(Data for analysis)

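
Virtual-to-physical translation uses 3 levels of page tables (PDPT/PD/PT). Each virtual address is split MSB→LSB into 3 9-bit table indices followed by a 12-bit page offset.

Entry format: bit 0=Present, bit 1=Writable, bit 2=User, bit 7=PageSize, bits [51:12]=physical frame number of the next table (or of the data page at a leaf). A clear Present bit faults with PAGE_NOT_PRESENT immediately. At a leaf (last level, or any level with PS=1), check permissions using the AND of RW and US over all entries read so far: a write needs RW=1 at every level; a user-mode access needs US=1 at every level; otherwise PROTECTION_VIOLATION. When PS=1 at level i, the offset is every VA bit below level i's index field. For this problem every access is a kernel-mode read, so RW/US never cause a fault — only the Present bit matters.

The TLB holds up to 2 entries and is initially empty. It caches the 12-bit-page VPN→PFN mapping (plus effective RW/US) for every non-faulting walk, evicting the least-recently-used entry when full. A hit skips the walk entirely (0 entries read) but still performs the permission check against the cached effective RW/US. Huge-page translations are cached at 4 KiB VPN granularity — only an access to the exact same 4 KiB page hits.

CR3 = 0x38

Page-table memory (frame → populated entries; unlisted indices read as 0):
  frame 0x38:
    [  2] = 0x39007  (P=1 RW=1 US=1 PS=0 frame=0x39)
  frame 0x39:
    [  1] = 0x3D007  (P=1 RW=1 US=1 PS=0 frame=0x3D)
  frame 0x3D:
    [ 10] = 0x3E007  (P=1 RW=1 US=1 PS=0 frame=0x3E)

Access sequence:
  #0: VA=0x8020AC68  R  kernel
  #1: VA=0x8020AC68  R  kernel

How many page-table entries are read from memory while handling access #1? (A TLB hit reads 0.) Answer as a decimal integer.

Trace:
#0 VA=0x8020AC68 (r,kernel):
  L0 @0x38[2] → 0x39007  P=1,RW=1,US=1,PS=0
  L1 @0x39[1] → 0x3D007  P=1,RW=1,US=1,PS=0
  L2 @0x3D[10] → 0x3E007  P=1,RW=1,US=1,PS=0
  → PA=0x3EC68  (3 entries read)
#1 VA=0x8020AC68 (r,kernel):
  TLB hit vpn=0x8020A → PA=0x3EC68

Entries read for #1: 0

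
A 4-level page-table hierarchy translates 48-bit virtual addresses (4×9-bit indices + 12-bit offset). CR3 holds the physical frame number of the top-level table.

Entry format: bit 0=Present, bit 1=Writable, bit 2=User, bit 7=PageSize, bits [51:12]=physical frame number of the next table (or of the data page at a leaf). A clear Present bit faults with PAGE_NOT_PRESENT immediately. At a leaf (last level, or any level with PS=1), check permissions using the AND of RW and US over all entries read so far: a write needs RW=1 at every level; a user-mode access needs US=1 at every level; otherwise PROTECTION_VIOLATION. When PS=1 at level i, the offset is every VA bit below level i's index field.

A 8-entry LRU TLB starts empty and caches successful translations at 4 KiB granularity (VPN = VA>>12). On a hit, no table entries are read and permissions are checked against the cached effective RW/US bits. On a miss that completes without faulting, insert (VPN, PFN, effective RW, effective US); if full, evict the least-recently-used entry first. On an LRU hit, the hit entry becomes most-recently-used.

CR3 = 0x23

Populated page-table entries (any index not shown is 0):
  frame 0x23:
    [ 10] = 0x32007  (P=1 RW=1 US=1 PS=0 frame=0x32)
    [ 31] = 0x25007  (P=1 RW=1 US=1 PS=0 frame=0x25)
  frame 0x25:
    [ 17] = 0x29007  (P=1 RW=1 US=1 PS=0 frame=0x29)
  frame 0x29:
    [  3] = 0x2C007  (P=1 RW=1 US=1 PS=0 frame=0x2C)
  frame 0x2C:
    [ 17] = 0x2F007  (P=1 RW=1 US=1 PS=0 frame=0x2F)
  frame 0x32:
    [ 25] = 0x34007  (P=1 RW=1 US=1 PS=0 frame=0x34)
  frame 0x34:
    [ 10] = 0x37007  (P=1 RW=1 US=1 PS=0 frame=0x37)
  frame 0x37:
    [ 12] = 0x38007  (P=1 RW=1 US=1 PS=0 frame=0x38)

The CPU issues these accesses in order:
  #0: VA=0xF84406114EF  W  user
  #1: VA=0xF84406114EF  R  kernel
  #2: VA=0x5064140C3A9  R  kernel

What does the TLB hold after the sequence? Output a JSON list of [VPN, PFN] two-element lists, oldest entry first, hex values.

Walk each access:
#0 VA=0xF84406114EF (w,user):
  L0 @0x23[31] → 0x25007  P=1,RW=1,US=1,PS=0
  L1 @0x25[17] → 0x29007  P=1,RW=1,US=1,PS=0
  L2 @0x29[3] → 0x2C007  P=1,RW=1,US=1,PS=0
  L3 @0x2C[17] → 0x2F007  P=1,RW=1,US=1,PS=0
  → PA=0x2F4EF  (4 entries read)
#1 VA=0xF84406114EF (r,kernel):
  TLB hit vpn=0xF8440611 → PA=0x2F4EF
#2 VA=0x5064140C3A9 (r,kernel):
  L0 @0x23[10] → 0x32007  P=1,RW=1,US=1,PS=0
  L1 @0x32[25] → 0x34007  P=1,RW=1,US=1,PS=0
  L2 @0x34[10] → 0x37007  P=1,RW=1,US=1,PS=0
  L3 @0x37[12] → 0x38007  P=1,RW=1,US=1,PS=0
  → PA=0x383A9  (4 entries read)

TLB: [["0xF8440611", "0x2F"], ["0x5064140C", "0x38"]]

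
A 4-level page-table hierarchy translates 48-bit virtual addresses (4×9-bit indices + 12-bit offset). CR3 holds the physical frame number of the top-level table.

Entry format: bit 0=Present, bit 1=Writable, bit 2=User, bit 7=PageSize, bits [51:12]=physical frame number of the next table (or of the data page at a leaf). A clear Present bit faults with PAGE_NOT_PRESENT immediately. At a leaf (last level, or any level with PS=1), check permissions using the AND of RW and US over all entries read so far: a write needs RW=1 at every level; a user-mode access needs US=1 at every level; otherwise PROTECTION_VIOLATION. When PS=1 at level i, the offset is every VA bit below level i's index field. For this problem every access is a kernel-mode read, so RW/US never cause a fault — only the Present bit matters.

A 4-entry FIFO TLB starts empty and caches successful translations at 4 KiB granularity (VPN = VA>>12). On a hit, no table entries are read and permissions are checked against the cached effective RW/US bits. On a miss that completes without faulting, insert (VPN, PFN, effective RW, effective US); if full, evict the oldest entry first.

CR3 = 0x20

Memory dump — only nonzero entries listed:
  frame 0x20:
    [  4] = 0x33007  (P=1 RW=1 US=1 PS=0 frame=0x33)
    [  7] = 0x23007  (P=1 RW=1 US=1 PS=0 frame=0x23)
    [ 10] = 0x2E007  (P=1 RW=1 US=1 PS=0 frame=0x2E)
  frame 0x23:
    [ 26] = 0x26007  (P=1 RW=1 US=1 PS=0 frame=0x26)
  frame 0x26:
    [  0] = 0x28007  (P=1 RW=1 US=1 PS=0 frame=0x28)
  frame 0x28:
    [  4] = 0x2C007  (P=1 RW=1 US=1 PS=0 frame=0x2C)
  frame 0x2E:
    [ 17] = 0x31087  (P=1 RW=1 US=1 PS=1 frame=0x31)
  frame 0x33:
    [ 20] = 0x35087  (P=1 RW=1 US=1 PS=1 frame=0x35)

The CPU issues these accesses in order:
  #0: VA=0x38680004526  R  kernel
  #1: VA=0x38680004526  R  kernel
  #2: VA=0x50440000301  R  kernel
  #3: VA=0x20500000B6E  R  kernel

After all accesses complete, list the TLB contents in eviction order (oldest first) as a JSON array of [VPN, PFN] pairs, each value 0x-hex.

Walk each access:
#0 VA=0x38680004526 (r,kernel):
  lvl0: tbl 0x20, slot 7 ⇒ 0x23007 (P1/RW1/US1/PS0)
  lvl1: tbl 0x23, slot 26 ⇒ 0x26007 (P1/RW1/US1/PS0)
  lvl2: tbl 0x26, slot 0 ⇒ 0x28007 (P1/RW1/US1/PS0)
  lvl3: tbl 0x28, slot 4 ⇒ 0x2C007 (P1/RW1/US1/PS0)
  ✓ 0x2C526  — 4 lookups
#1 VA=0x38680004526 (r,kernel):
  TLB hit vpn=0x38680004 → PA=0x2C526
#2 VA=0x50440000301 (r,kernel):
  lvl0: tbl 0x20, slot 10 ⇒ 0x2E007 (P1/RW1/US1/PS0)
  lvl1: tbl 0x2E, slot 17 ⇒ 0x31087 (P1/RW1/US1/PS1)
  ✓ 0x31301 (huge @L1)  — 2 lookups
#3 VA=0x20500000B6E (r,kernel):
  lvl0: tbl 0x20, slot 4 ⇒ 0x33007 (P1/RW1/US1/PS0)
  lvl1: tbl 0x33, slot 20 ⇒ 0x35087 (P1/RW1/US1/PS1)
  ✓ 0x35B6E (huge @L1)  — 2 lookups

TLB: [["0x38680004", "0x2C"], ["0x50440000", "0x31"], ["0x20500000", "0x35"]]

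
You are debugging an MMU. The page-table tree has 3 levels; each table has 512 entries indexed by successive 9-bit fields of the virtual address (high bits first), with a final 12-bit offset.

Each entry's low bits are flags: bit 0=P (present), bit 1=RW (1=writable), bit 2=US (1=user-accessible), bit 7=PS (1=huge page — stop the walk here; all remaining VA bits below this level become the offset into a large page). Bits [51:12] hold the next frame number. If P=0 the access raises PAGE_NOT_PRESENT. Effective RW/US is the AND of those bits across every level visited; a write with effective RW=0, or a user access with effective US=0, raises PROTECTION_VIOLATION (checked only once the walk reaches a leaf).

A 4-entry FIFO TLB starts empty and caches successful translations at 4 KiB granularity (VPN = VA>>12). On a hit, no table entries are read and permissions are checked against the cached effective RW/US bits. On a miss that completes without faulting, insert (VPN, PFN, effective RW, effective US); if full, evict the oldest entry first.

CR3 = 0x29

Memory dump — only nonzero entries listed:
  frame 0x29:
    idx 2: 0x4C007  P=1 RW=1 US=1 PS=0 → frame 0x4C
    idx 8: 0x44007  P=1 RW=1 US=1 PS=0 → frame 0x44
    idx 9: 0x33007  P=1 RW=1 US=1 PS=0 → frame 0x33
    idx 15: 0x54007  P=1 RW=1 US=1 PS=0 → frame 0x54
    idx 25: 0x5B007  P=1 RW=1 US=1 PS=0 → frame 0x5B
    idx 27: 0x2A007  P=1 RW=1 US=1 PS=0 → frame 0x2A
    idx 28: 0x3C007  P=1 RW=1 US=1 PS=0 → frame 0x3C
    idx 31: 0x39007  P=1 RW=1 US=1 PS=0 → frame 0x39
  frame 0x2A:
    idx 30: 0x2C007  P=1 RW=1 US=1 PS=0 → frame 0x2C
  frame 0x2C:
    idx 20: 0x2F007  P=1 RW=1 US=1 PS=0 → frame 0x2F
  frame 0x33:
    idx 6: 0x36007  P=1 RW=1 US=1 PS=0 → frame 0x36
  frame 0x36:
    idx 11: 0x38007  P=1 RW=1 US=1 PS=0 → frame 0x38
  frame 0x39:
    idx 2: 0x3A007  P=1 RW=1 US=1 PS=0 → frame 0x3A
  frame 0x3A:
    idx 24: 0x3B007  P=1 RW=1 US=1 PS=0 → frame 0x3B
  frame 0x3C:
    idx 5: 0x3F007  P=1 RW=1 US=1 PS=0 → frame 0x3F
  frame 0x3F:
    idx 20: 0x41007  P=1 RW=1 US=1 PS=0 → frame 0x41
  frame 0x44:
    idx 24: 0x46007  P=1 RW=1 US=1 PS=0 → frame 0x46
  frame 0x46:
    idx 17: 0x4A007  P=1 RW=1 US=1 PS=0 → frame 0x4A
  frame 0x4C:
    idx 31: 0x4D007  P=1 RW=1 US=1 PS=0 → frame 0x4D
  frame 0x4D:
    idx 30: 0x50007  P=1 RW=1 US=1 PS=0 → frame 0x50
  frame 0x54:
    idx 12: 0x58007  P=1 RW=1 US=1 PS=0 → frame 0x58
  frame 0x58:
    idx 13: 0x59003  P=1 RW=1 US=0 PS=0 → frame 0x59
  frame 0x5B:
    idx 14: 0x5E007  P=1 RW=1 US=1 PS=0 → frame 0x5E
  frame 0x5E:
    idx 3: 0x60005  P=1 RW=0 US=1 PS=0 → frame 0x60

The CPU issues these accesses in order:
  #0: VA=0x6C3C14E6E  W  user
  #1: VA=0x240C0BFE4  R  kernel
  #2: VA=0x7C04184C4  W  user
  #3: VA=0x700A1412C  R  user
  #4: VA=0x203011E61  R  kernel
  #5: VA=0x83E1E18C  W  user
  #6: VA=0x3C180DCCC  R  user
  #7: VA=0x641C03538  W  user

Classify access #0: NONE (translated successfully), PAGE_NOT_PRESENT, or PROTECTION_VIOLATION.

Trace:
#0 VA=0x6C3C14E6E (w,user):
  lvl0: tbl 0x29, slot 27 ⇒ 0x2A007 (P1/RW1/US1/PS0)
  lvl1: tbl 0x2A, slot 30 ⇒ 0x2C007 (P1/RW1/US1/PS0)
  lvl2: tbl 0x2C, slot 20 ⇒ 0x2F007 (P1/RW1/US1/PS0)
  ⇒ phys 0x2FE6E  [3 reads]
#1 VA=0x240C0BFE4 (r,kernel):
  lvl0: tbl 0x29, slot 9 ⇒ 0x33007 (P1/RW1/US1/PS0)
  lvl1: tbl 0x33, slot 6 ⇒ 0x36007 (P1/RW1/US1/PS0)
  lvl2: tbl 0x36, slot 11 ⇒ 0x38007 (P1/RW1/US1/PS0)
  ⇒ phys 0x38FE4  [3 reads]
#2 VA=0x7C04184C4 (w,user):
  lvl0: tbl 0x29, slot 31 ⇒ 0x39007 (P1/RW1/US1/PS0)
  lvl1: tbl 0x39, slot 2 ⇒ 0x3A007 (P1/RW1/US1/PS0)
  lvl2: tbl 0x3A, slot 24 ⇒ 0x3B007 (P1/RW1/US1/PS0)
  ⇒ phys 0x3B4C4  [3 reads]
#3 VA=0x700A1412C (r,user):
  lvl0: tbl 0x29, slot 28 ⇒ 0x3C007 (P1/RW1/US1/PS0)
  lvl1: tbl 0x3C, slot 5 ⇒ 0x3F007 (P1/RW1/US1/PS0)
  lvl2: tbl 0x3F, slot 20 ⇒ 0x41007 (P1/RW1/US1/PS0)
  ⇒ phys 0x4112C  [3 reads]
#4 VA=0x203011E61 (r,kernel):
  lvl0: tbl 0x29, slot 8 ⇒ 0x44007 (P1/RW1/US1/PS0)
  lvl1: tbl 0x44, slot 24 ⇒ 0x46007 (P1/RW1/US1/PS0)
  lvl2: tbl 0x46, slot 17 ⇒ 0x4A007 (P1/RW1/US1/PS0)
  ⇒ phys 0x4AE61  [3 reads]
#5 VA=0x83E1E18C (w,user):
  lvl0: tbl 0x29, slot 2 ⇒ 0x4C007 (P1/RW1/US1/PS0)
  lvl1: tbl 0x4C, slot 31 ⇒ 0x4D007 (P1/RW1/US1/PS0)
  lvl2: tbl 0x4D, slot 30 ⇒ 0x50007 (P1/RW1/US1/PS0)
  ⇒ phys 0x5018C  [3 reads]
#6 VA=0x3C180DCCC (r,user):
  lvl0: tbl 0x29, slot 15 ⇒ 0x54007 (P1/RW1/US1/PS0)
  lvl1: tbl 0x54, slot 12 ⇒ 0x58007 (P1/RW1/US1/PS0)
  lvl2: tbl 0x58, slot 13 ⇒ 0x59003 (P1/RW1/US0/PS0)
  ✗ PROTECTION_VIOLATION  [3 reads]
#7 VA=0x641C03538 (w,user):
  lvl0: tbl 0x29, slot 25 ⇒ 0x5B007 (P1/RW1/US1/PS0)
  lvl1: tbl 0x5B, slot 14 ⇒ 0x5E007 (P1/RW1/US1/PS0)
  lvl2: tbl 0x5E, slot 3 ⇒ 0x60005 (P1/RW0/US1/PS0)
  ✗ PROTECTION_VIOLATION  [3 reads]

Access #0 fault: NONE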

(End Data for analysis)

• **Task to carry out**
Return every line in the records that includes the string "into".

• **Expected answer**
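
Virtual-to-physical translation uses 3 levels of page tables (PDPT/PD/PT). Each virtual address is split MSB→LSB into 3 9-bit table indices followed by a 12-bit page offset.
Each entry's low bits are flags: bit 0=P (present), bit 1=RW (1=writable), bit 2=US (1=user-accessible), bit 7=PS (1=huge page — stop the walk here; all remaining VA bits below this level become the offset into a large page). Bits [51:12] hold the next frame number. If P=0 the access raises PAGE_NOT_PRESENT. Effective RW/US is the AND of those bits across every level visited; a write with effective RW=0, or a user access with effective US=0, raises PROTECTION_VIOLATION (checked only once the walk reaches a leaf).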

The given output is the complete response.